**Problem to work on**
Please reproduce the data below exactly, from the first line through the line containing "Mon 23:30 |", and leave every later line out.

Stored items:

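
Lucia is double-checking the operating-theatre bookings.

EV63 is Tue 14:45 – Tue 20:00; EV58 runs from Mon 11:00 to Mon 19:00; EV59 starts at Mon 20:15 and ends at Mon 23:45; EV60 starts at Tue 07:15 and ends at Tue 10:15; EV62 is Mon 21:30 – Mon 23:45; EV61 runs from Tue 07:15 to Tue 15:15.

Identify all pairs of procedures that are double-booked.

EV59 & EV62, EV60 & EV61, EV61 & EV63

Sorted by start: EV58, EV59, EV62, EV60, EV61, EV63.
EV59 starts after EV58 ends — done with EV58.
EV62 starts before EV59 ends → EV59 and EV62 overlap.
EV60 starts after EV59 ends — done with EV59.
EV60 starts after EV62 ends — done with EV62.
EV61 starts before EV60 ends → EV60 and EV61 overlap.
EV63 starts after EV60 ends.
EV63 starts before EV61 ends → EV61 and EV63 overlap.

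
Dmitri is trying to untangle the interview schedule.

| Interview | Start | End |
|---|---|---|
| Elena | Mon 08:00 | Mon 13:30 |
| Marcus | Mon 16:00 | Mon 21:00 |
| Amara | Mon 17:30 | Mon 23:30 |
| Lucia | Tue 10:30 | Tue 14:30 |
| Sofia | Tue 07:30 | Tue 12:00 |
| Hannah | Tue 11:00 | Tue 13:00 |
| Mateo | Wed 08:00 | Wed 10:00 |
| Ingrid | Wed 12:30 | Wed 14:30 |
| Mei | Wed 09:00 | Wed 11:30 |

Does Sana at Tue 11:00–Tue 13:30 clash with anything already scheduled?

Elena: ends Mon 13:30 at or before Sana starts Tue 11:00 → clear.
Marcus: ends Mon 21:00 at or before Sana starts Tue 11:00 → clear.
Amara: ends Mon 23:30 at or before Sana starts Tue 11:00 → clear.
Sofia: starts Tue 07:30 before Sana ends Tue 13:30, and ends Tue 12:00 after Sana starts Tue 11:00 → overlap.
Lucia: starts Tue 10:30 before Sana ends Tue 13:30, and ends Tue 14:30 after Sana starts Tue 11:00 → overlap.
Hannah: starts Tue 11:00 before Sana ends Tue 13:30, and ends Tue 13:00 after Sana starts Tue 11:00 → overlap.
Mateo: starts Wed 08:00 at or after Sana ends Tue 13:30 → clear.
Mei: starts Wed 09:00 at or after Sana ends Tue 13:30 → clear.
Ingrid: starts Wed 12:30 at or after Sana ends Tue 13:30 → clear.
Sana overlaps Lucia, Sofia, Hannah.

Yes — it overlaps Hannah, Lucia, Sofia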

**Task answer**
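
Lucia is double-checking the operating-theatre bookings.

EV63 is Tue 14:45 – Tue 20:00; EV58 runs from Mon 11:00 to Mon 19:00; EV59 starts at Mon 20:15 and ends at Mon 23:45; EV60 starts at Tue 07:15 and ends at Tue 10:15; EV62 is Mon 21:30 – Mon 23:45; EV61 runs from Tue 07:15 to Tue 15:15.

Identify all pairs of procedures that are double-booked.

EV59 & EV62, EV60 & EV61, EV61 & EV63

Sorted by start: EV58, EV59, EV62, EV60, EV61, EV63.
EV59 starts after EV58 ends — done with EV58.
EV62 starts before EV59 ends → EV59 and EV62 overlap.
EV60 starts after EV59 ends — done with EV59.
EV60 starts after EV62 ends — done with EV62.
EV61 starts before EV60 ends → EV60 and EV61 overlap.
EV63 starts after EV60 ends.
EV63 starts before EV61 ends → EV61 and EV63 overlap.

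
Dmitri is trying to untangle the interview schedule.

| Interview | Start | End |
|---|---|---|
| Elena | Mon 08:00 | Mon 13:30 |
| Marcus | Mon 16:00 | Mon 21:00 |
| Amara | Mon 17:30 | Mon 23:30 |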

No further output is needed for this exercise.